> _WORK ORDER_
The job is to output each record again, character for character.

Records from a dataset:
===============

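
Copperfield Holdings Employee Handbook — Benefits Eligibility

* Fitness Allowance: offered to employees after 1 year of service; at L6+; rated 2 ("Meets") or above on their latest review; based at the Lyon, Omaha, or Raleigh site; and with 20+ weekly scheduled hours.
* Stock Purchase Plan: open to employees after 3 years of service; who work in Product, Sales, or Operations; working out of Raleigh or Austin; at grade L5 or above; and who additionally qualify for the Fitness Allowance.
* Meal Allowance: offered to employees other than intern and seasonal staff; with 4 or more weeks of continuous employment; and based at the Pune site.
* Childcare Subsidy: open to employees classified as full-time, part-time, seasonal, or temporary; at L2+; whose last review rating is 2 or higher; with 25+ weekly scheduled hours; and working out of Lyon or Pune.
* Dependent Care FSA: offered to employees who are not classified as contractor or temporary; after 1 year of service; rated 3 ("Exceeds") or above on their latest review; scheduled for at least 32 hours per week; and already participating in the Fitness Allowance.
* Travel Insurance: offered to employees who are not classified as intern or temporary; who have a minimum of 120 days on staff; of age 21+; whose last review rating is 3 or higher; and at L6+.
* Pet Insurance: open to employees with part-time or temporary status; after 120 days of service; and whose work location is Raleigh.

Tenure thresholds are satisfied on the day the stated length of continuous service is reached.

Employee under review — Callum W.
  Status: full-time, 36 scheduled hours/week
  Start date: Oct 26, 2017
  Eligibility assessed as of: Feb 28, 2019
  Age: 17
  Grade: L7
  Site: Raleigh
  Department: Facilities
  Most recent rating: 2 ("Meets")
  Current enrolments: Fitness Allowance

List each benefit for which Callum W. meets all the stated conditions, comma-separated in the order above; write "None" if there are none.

Service from Oct 26, 2017 to Feb 28, 2019: 490 days.
Fitness Allowance — service 490 days ≥ 1 year (≈365 days) ✓; grade L7 ≥ L6 ✓; rating 2 ≥ 2 ✓; site Raleigh ✓; 36 hrs/wk ≥ 20 ✓ → eligible.
Stock Purchase Plan — service 490 days < 3 years (≈1095 days) ✗ → not eligible.
Meal Allowance — status full-time ✓ (not excluded); service 490 days ≥ 4 weeks (≈28 days) ✓; site Raleigh ✗ (not Pune) → not eligible.
Childcare Subsidy — status full-time ✓; grade L7 ≥ L2 ✓; rating 2 ≥ 2 ✓; 36 hrs/wk ≥ 25 ✓; site Raleigh ✗ (not Lyon or Pune) → not eligible.
Dependent Care FSA — status full-time ✓ (not excluded); service 490 days ≥ 1 year (≈365 days) ✓; rating 2 < 3 ✗ → not eligible.
Travel Insurance — status full-time ✓ (not excluded); service 490 days ≥ 120 days ✓; age 17 < 21 ✗ → not eligible.
Pet Insurance — status full-time ✗ (requires part-time or temporary) → not eligible.

Fitness Allowance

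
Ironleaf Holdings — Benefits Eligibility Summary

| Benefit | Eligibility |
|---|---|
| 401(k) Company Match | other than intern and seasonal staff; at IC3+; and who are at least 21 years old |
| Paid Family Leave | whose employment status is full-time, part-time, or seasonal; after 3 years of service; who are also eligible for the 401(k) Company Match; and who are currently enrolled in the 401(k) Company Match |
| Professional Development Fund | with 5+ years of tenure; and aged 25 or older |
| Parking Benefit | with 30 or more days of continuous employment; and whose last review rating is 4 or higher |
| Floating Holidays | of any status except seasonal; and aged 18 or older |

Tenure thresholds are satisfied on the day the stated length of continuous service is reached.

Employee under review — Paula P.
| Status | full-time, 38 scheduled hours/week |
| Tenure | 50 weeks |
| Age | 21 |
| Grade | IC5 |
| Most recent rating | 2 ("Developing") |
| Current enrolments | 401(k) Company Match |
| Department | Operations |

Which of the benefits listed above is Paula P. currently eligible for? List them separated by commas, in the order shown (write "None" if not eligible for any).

401(k) Company Match — status full-time ✓ (not excluded); grade IC5 ≥ IC3 ✓; age 21 ≥ 21 ✓ → eligible.
Paid Family Leave — status full-time ✓; service 50 weeks < 3 years (≈1095 days) ✗ → not eligible.
Professional Development Fund — service 50 weeks < 5 years (≈1825 days) ✗ → not eligible.
Parking Benefit — service 50 weeks ≥ 30 days ✓; rating 2 < 4 ✗ → not eligible.
Floating Holidays — status full-time ✓ (not excluded); age 21 ≥ 18 ✓ → eligible.

401(k) Company Match, Floating Holidays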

===============

> _EXERCISE SOLUTION_
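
Copperfield Holdings Employee Handbook — Benefits Eligibility

* Fitness Allowance: offered to employees after 1 year of service; at L6+; rated 2 ("Meets") or above on their latest review; based at the Lyon, Omaha, or Raleigh site; and with 20+ weekly scheduled hours.
* Stock Purchase Plan: open to employees after 3 years of service; who work in Product, Sales, or Operations; working out of Raleigh or Austin; at grade L5 or above; and who additionally qualify for the Fitness Allowance.
* Meal Allowance: offered to employees other than intern and seasonal staff; with 4 or more weeks of continuous employment; and based at the Pune site.
* Childcare Subsidy: open to employees classified as full-time, part-time, seasonal, or temporary; at L2+; whose last review rating is 2 or higher; with 25+ weekly scheduled hours; and working out of Lyon or Pune.
* Dependent Care FSA: offered to employees who are not classified as contractor or temporary; after 1 year of service; rated 3 ("Exceeds") or above on their latest review; scheduled for at least 32 hours per week; and already participating in the Fitness Allowance.
* Travel Insurance: offered to employees who are not classified as intern or temporary; who have a minimum of 120 days on staff; of age 21+; whose last review rating is 3 or higher; and at L6+.
* Pet Insurance: open to employees with part-time or temporary status; after 120 days of service; and whose work location is Raleigh.

Tenure thresholds are satisfied on the day the stated length of continuous service is reached.

Employee under review — Callum W.
  Status: full-time, 36 scheduled hours/week
  Start date: Oct 26, 2017
  Eligibility assessed as of: Feb 28, 2019
  Age: 17
  Grade: L7
  Site: Raleigh
  Department: Facilities
  Most recent rating: 2 ("Meets")
  Current enrolments: Fitness Allowance

List each benefit for which Callum W. meets all the stated conditions, comma-separated in the order above; write "None" if there are none.

Service from Oct 26, 2017 to Feb 28, 2019: 490 days.
Fitness Allowance — service 490 days ≥ 1 year (≈365 days) ✓; grade L7 ≥ L6 ✓; rating 2 ≥ 2 ✓; site Raleigh ✓; 36 hrs/wk ≥ 20 ✓ → eligible.
Stock Purchase Plan — service 490 days < 3 years (≈1095 days) ✗ → not eligible.
Meal Allowance — status full-time ✓ (not excluded); service 490 days ≥ 4 weeks (≈28 days) ✓; site Raleigh ✗ (not Pune) → not eligible.
Childcare Subsidy — status full-time ✓; grade L7 ≥ L2 ✓; rating 2 ≥ 2 ✓; 36 hrs/wk ≥ 25 ✓; site Raleigh ✗ (not Lyon or Pune) → not eligible.
Dependent Care FSA — status full-time ✓ (not excluded); service 490 days ≥ 1 year (≈365 days) ✓; rating 2 < 3 ✗ → not eligible.
Travel Insurance — status full-time ✓ (not excluded); service 490 days ≥ 120 days ✓; age 17 < 21 ✗ → not eligible.
Pet Insurance — status full-time ✗ (requires part-time or temporary) → not eligible.

Fitness Allowance

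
Ironleaf Holdings — Benefits Eligibility Summary

| Benefit | Eligibility |
|---|---|
| 401(k) Company Match | other than intern and seasonal staff; at IC3+; and who are at least 21 years old |
| Paid Family Leave | whose employment status is full-time, part-time, or seasonal; after 3 years of service; who are also eligible for the 401(k) Company Match; and who are currently enrolled in the 401(k) Company Match |
| Professional Development Fund | with 5+ years of tenure; and aged 25 or older |
| Parking Benefit | with 30 or more days of continuous employment; and whose last review rating is 4 or higher |
| Floating Holidays | of any status except seasonal; and aged 18 or older |

Tenure thresholds are satisfied on the day the stated length of continuous service is reached.

Employee under review — Paula P.
| Status | full-time, 38 scheduled hours/week |
| Tenure | 50 weeks |
| Age | 21 |
| Grade | IC5 |
| Most recent rating | 2 ("Developing") |
| Current enrolments | 401(k) Company Match |
| Department | Operations |

Which of the benefits listed above is Paula P. currently eligible for? List them separated by commas, in the order shown (write "None" if not eligible for any).

401(k) Company Match — status full-time ✓ (not excluded); grade IC5 ≥ IC3 ✓; age 21 ≥ 21 ✓ → eligible.
Paid Family Leave — status full-time ✓; service 50 weeks < 3 years (≈1095 days) ✗ → not eligible.
Professional Development Fund — service 50 weeks < 5 years (≈1825 days) ✗ → not eligible.
Parking Benefit — service 50 weeks ≥ 30 days ✓; rating 2 < 4 ✗ → not eligible.
Floating Holidays — status full-time ✓ (not excluded); age 21 ≥ 18 ✓ → eligible.

401(k) Company Match, Floating Holidays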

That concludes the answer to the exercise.